• **Exercise brief**:
Every line from the line containing "An airport baggage" through the final line of the data is to be printed exactly; no other line is to appear.
-- -- --
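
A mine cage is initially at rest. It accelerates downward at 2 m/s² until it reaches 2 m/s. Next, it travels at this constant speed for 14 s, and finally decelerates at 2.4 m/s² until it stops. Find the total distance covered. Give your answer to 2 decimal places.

29.83 m

Phase 1 (accelerating): v₀ = 0 m/s, a = 2 m/s².
v = v₀ + at → t = (2 − 0) / 2 = 1.00 s
v² = v₀² + 2aΔx → Δx = (2² − 0²)/(2·2) = 1.00 m

Phase 2 (constant speed): v₀ = 2.00 m/s, a = 0 m/s².
v = v₀ + at = 2.00 + (0)(14) = 2.00 m/s
Δx = v₀t + ½at² = 2.00·14 + 0.5·0·14² = 28.0 m

Phase 3 (decelerating): v₀ = 2.00 m/s, a = -2.4 m/s².
v = v₀ + at → t = (0 − 2.00) / -2.4 = 0.833 s
v² = v₀² + 2aΔx → Δx = (0² − 2.00²)/(2·-2.4) = 0.833 m
Total distance = 1.00 + 28.0 + 0.833 = 29.8 m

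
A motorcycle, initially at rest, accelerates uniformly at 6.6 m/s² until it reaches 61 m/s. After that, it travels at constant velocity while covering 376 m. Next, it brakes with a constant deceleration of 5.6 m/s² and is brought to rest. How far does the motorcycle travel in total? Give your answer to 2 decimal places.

Phase 1 (accelerating): v₀ = 0 m/s, a = 6.6 m/s².
v = v₀ + at → t = (61 − 0) / 6.6 = 9.24 s
v² = v₀² + 2aΔx → Δx = (61² − 0²)/(2·6.6) = 282 m

Phase 2 (constant speed): v₀ = 61.0 m/s, a = 0 m/s².
Constant speed: t = d/v = 376/61.0 = 6.16 s

Phase 3 (decelerating): v₀ = 61.0 m/s, a = -5.6 m/s².
v = v₀ + at → t = (0 − 61.0) / -5.6 = 10.9 s
v² = v₀² + 2aΔx → Δx = (0² − 61.0²)/(2·-5.6) = 332 m
Total distance = 282 + 376 + 332 = 990 m

990.13 m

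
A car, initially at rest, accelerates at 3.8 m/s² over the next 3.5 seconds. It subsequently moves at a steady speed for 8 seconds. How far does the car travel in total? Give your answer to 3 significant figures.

Phase 1 (accelerating): v₀ = 0 m/s, a = 3.8 m/s².
v = v₀ + at = 0 + (3.8)(3.5) = 13.3 m/s
Δx = v₀t + ½at² = 0·3.5 + 0.5·3.8·3.5² = 23.3 m

Phase 2 (constant speed): v₀ = 13.3 m/s, a = 0 m/s².
v = v₀ + at = 13.3 + (0)(8) = 13.3 m/s
Δx = v₀t + ½at² = 13.3·8 + 0.5·0·8² = 106 m
Total distance = 23.3 + 106 = 130 m

130 m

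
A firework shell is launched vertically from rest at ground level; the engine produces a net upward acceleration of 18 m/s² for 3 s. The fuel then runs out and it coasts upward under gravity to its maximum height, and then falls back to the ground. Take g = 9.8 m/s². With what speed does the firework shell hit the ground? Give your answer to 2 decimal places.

67.11 m/s

Phase 1 (powered ascent): v₀ = 0 m/s, a = 18 m/s².
v = v₀ + at = 0 + (18)(3) = 54.0 m/s
Δx = v₀t + ½at² = 0·3 + 0.5·18·3² = 81.0 m

Phase 2 (coasting upward): v₀ = 54.0 m/s, a = -9.8 m/s².
v = v₀ + at → t = (0 − 54.0) / -9.8 = 5.51 s
v² = v₀² + 2aΔx → Δx = (0² − 54.0²)/(2·-9.8) = 149 m

Phase 3 (free fall): v₀ = 0 m/s, a = -9.8 m/s².
Falls 230 m from rest: t = √(2·230/9.8) = 6.85 s; v = g·t = 67.1 m/s.
Impact speed = 67.1 m/s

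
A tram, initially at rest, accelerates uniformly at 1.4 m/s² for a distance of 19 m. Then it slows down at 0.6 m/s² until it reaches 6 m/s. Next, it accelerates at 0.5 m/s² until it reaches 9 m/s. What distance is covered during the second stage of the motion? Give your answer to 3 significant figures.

14.3 m

Phase 1 (accelerating): v₀ = 0 m/s, a = 1.4 m/s².
v² = v₀² + 2aΔx = 0² + 2·1.4·19 = 53.2 → v = 7.29 m/s
t = (v − v₀)/a = (7.29 − 0)/1.4 = 5.21 s

Phase 2 (decelerating): v₀ = 7.29 m/s, a = -0.6 m/s².
v = v₀ + at → t = (6 − 7.29) / -0.6 = 2.16 s
v² = v₀² + 2aΔx → Δx = (6² − 7.29²)/(2·-0.6) = 14.3 m
Distance in phase 2 = 14.3 m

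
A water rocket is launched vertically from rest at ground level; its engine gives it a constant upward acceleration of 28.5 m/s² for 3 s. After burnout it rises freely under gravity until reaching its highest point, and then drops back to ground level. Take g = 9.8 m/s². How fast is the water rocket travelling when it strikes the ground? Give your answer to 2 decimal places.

Phase 1 (powered ascent): v₀ = 0 m/s, a = 28.5 m/s².
v = v₀ + at = 0 + (28.5)(3) = 85.5 m/s
Δx = v₀t + ½at² = 0·3 + 0.5·28.5·3² = 128 m

Phase 2 (coasting upward): v₀ = 85.5 m/s, a = -9.8 m/s².
v = v₀ + at → t = (0 − 85.5) / -9.8 = 8.72 s
v² = v₀² + 2aΔx → Δx = (0² − 85.5²)/(2·-9.8) = 373 m

Phase 3 (free fall): v₀ = 0 m/s, a = -9.8 m/s².
Falls 501 m from rest: t = √(2·501/9.8) = 10.1 s; v = g·t = 99.1 m/s.
Impact speed = 99.1 m/s

99.12 m/s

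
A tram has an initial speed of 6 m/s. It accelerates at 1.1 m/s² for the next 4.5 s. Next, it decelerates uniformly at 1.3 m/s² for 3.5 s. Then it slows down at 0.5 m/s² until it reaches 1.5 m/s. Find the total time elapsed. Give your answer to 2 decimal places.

Phase 1 (accelerating): v₀ = 6.00 m/s, a = 1.1 m/s².
v = v₀ + at = 6.00 + (1.1)(4.5) = 10.9 m/s
Δx = v₀t + ½at² = 6.00·4.5 + 0.5·1.1·4.5² = 38.1 m

Phase 2 (decelerating): v₀ = 10.9 m/s, a = -1.3 m/s².
v = v₀ + at = 10.9 + (-1.3)(3.5) = 6.40 m/s
Δx = v₀t + ½at² = 10.9·3.5 + 0.5·-1.3·3.5² = 30.4 m

Phase 3 (decelerating): v₀ = 6.40 m/s, a = -0.5 m/s².
v = v₀ + at → t = (1.5 − 6.40) / -0.5 = 9.80 s
v² = v₀² + 2aΔx → Δx = (1.5² − 6.40²)/(2·-0.5) = 38.7 m
Total time = 4.50 + 3.50 + 9.80 = 17.8 s

17.80 s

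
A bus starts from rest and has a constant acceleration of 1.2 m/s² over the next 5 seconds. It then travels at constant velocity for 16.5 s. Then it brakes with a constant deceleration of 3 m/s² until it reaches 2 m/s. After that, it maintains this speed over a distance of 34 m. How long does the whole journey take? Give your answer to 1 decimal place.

39.8 s

Phase 1 (accelerating): v₀ = 0 m/s, a = 1.2 m/s².
v = v₀ + at = 0 + (1.2)(5) = 6.00 m/s
Δx = v₀t + ½at² = 0·5 + 0.5·1.2·5² = 15.0 m

Phase 2 (constant speed): v₀ = 6.00 m/s, a = 0 m/s².
v = v₀ + at = 6.00 + (0)(16.5) = 6.00 m/s
Δx = v₀t + ½at² = 6.00·16.5 + 0.5·0·16.5² = 99.0 m

Phase 3 (decelerating): v₀ = 6.00 m/s, a = -3 m/s².
v = v₀ + at → t = (2 − 6.00) / -3 = 1.33 s
v² = v₀² + 2aΔx → Δx = (2² − 6.00²)/(2·-3) = 5.33 m

Phase 4 (constant speed): v₀ = 2.00 m/s, a = 0 m/s².
Constant speed: t = d/v = 34/2.00 = 17.0 s
Total time = 5.00 + 16.5 + 1.33 + 17.0 = 39.8 s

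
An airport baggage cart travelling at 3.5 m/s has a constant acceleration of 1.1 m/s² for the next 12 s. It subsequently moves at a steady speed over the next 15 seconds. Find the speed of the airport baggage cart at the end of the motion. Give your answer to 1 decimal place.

16.7 m/s

Phase 1 (accelerating): v₀ = 3.50 m/s, a = 1.1 m/s².
v = v₀ + at = 3.50 + (1.1)(12) = 16.7 m/s
Δx = v₀t + ½at² = 3.50·12 + 0.5·1.1·12² = 121 m

Phase 2 (constant speed): v₀ = 16.7 m/s, a = 0 m/s².
v = v₀ + at = 16.7 + (0)(15) = 16.7 m/s
Δx = v₀t + ½at² = 16.7·15 + 0.5·0·15² = 251 m
Final speed = 16.7 m/s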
-- -- --
• **Result**:
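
An airport baggage cart travelling at 3.5 m/s has a constant acceleration of 1.1 m/s² for the next 12 s. It subsequently moves at a steady speed over the next 15 seconds. Find the speed of the airport baggage cart at the end of the motion. Give your answer to 1 decimal place.

16.7 m/s

Phase 1 (accelerating): v₀ = 3.50 m/s, a = 1.1 m/s².
v = v₀ + at = 3.50 + (1.1)(12) = 16.7 m/s
Δx = v₀t + ½at² = 3.50·12 + 0.5·1.1·12² = 121 m

Phase 2 (constant speed): v₀ = 16.7 m/s, a = 0 m/s².
v = v₀ + at = 16.7 + (0)(15) = 16.7 m/s
Δx = v₀t + ½at² = 16.7·15 + 0.5·0·15² = 251 m
Final speed = 16.7 m/s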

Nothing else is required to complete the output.